• _DESCRIPTION OF THE TASK_
Would you please transcribe the entire listing exactly?
[DATA RECORDS — start]
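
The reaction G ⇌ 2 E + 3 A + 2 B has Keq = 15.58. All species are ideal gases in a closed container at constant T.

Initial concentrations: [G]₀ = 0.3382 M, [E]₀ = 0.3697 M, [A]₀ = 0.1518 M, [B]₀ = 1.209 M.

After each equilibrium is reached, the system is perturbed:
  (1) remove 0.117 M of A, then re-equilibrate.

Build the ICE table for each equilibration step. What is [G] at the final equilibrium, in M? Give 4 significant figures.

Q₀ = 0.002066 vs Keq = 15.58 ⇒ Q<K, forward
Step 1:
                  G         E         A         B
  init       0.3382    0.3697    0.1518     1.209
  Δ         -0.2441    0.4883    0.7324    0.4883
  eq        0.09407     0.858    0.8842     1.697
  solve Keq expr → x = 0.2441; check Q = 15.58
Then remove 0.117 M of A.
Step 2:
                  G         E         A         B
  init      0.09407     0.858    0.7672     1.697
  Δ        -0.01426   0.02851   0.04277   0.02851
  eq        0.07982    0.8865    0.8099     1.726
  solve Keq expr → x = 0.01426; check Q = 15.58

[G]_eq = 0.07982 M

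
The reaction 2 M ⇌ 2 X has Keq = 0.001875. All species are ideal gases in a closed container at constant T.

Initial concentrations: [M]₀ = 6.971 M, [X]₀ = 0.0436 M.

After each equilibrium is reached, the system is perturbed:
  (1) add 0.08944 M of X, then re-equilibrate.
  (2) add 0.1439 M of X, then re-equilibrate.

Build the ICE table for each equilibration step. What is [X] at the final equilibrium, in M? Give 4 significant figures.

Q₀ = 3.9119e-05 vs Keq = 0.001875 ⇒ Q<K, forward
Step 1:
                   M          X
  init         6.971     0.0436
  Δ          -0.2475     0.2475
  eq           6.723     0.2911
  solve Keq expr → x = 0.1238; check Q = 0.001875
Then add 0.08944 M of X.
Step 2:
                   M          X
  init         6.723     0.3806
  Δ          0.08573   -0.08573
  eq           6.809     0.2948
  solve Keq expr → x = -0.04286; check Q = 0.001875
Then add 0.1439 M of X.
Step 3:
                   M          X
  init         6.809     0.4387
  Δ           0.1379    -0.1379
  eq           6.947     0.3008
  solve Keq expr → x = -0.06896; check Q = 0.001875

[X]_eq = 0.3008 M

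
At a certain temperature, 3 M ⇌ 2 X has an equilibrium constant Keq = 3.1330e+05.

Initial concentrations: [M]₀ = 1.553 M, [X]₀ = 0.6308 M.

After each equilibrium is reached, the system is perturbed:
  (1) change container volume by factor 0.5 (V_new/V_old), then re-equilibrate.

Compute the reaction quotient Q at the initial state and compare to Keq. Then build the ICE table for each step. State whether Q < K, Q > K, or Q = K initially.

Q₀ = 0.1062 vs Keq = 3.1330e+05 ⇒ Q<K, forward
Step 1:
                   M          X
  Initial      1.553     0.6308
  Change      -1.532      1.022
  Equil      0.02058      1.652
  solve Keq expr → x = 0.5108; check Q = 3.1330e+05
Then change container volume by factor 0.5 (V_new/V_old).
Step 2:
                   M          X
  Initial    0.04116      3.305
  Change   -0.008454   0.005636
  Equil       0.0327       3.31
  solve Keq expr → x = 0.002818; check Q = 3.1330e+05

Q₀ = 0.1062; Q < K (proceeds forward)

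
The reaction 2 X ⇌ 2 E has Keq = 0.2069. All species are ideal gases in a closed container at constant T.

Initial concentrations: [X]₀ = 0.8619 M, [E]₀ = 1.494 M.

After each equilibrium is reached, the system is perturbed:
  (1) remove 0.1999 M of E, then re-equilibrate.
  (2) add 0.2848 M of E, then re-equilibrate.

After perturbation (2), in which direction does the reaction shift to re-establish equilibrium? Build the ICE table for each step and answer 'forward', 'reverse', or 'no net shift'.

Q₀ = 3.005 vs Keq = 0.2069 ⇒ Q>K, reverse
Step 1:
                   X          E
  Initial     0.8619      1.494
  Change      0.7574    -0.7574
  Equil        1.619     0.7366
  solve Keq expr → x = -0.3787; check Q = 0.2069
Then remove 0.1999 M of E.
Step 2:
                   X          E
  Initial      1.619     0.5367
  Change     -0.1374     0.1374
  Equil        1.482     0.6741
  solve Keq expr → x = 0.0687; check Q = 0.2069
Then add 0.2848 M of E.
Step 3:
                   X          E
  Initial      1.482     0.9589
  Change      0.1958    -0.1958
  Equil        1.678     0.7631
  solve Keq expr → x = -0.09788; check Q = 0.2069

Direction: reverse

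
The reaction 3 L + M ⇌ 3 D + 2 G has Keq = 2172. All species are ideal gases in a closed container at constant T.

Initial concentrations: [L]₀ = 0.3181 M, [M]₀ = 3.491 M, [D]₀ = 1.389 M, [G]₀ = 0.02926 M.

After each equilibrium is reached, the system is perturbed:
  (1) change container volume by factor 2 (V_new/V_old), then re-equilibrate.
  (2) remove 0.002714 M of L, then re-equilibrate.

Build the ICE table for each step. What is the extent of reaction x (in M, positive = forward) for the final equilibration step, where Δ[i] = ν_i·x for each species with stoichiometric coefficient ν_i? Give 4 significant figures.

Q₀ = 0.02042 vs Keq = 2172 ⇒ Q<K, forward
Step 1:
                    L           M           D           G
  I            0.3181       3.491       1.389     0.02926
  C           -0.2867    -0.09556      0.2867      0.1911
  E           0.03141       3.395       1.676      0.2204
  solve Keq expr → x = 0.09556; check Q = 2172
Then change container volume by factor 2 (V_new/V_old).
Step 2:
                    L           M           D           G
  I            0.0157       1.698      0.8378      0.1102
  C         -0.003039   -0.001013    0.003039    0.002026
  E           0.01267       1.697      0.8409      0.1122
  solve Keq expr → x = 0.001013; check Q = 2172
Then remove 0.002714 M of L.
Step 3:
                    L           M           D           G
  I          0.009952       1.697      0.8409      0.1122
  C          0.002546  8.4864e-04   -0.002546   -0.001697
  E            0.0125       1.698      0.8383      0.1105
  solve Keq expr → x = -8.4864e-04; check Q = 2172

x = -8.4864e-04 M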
[DATA RECORDS — finish]
• _WRITTEN RESPONSE_
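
The reaction G ⇌ 2 E + 3 A + 2 B has Keq = 15.58. All species are ideal gases in a closed container at constant T.

Initial concentrations: [G]₀ = 0.3382 M, [E]₀ = 0.3697 M, [A]₀ = 0.1518 M, [B]₀ = 1.209 M.

After each equilibrium is reached, the system is perturbed:
  (1) remove 0.117 M of A, then re-equilibrate.

Build the ICE table for each equilibration step. What is [G] at the final equilibrium, in M? Give 4 significant figures.

Q₀ = 0.002066 vs Keq = 15.58 ⇒ Q<K, forward
Step 1:
                  G         E         A         B
  init       0.3382    0.3697    0.1518     1.209
  Δ         -0.2441    0.4883    0.7324    0.4883
  eq        0.09407     0.858    0.8842     1.697
  solve Keq expr → x = 0.2441; check Q = 15.58
Then remove 0.117 M of A.
Step 2:
                  G         E         A         B
  init      0.09407     0.858    0.7672     1.697
  Δ        -0.01426   0.02851   0.04277   0.02851
  eq        0.07982    0.8865    0.8099     1.726
  solve Keq expr → x = 0.01426; check Q = 15.58

[G]_eq = 0.07982 M

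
The reaction 2 M ⇌ 2 X has Keq = 0.001875. All species are ideal gases in a closed container at constant T.

Initial concentrations: [M]₀ = 6.971 M, [X]₀ = 0.0436 M.

After each equilibrium is reached, the system is perturbed:
  (1) add 0.08944 M of X, then re-equilibrate.
  (2) add 0.1439 M of X, then re-equilibrate.

Build the ICE table for each equilibration step. What is [X] at the final equilibrium, in M? Give 4 significant figures.

Q₀ = 3.9119e-05 vs Keq = 0.001875 ⇒ Q<K, forward
Step 1:
                   M          X
  init         6.971     0.0436
  Δ          -0.2475     0.2475
  eq           6.723     0.2911
  solve Keq expr → x = 0.1238; check Q = 0.001875
Then add 0.08944 M of X.
Step 2:
                   M          X
  init         6.723     0.3806
  Δ          0.08573   -0.08573
  eq           6.809     0.2948
  solve Keq expr → x = -0.04286; check Q = 0.001875
Then add 0.1439 M of X.
Step 3:
                   M          X
  init         6.809     0.4387
  Δ           0.1379    -0.1379
  eq           6.947     0.3008
  solve Keq expr → x = -0.06896; check Q = 0.001875

[X]_eq = 0.3008 M

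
At a certain temperature, 3 M ⇌ 2 X has an equilibrium constant Keq = 3.1330e+05.

Initial concentrations: [M]₀ = 1.553 M, [X]₀ = 0.6308 M.

After each equilibrium is reached, the system is perturbed:
  (1) change container volume by factor 0.5 (V_new/V_old), then re-equilibrate.

Compute the reaction quotient Q at the initial state and compare to Keq. Then build the ICE table for each step. State whether Q < K, Q > K, or Q = K initially.

Q₀ = 0.1062 vs Keq = 3.1330e+05 ⇒ Q<K, forward
Step 1:
                   M          X
  Initial      1.553     0.6308
  Change      -1.532      1.022
  Equil      0.02058      1.652
  solve Keq expr → x = 0.5108; check Q = 3.1330e+05
Then change container volume by factor 0.5 (V_new/V_old).
Step 2:
                   M          X
  Initial    0.04116      3.305
  Change   -0.008454   0.005636
  Equil       0.0327       3.31
  solve Keq expr → x = 0.002818; check Q = 3.1330e+05

Q₀ = 0.1062; Q < K (proceeds forward)

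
The reaction 2 X ⇌ 2 E has Keq = 0.2069. All species are ideal gases in a closed container at constant T.

Initial concentrations: [X]₀ = 0.8619 M, [E]₀ = 1.494 M.

After each equilibrium is reached, the system is perturbed:
  (1) remove 0.1999 M of E, then re-equilibrate.
  (2) add 0.2848 M of E, then re-equilibrate.

After perturbation (2), in which direction does the reaction shift to re-establish equilibrium? Build the ICE table for each step and answer 'forward', 'reverse', or 'no net shift'.

Q₀ = 3.005 vs Keq = 0.2069 ⇒ Q>K, reverse
Step 1:
                   X          E
  Initial     0.8619      1.494
  Change      0.7574    -0.7574
  Equil        1.619     0.7366
  solve Keq expr → x = -0.3787; check Q = 0.2069
Then remove 0.1999 M of E.
Step 2:
                   X          E
  Initial      1.619     0.5367
  Change     -0.1374     0.1374
  Equil        1.482     0.6741
  solve Keq expr → x = 0.0687; check Q = 0.2069
Then add 0.2848 M of E.
Step 3:
                   X          E
  Initial      1.482     0.9589
  Change      0.1958    -0.1958
  Equil        1.678     0.7631
  solve Keq expr → x = -0.09788; check Q = 0.2069

Direction: reverse

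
The reaction 3 L + M ⇌ 3 D + 2 G has Keq = 2172. All species are ideal gases in a closed container at constant T.

Initial concentrations: [L]₀ = 0.3181 M, [M]₀ = 3.491 M, [D]₀ = 1.389 M, [G]₀ = 0.02926 M.

After each equilibrium is reached, the system is perturbed:
  (1) change container volume by factor 2 (V_new/V_old), then re-equilibrate.
  (2) remove 0.002714 M of L, then re-equilibrate.

Build the ICE table for each step. What is the extent of reaction x (in M, positive = forward) for the final equilibration step, where Δ[i] = ν_i·x for each species with stoichiometric coefficient ν_i? Give 4 significant figures.

Q₀ = 0.02042 vs Keq = 2172 ⇒ Q<K, forward
Step 1:
                    L           M           D           G
  I            0.3181       3.491       1.389     0.02926
  C           -0.2867    -0.09556      0.2867      0.1911
  E           0.03141       3.395       1.676      0.2204
  solve Keq expr → x = 0.09556; check Q = 2172
Then change container volume by factor 2 (V_new/V_old).
Step 2:
                    L           M           D           G
  I            0.0157       1.698      0.8378      0.1102
  C         -0.003039   -0.001013    0.003039    0.002026
  E           0.01267       1.697      0.8409      0.1122
  solve Keq expr → x = 0.001013; check Q = 2172
Then remove 0.002714 M of L.
Step 3:
                    L           M           D           G
  I          0.009952       1.697      0.8409      0.1122
  C          0.002546  8.4864e-04   -0.002546   -0.001697
  E            0.0125       1.698      0.8383      0.1105
  solve Keq expr → x = -8.4864e-04; check Q = 2172

x = -8.4864e-04 M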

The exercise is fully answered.